EXERCISE BRIEF ::
Search the data for "currently" and copy every matching line.

SUPPLIED RECORDS ::
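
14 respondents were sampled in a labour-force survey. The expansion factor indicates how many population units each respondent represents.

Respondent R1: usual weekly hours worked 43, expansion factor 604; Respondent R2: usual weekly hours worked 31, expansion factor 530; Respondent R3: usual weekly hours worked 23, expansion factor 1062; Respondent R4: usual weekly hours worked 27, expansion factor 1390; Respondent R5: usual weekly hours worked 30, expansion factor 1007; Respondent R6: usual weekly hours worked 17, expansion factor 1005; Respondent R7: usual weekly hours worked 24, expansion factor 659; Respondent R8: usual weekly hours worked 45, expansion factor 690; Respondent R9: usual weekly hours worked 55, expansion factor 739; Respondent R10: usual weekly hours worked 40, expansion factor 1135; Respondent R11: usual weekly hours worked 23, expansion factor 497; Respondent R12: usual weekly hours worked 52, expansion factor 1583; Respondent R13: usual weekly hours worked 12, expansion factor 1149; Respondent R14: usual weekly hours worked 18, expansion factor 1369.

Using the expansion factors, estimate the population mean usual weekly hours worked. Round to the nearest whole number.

Weighted sum = 416741
Sum of weights = 13419
Weighted mean = 416741 / 13419 = 31.05604

31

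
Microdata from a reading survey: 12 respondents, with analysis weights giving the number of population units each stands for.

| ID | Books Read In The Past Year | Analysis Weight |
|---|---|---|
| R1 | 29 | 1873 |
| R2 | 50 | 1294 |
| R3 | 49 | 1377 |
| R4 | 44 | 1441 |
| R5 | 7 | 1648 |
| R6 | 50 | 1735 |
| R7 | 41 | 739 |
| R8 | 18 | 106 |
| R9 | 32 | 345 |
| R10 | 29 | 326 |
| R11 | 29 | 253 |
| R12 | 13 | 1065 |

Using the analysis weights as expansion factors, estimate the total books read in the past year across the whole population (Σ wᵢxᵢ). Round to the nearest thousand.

422000

Weighted total = 422063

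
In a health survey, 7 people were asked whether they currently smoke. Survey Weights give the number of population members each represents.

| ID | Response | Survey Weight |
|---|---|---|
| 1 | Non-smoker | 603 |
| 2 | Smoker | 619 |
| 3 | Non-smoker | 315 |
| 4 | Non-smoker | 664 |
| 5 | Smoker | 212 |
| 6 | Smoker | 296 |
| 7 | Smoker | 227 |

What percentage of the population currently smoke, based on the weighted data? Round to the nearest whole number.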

SOLUTION TO THE EXERCISE ::
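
In a health survey, 7 people were asked whether they currently smoke. Survey Weights give the number of population members each represents.
What percentage of the population currently smoke, based on the weighted data? Round to the nearest whole number.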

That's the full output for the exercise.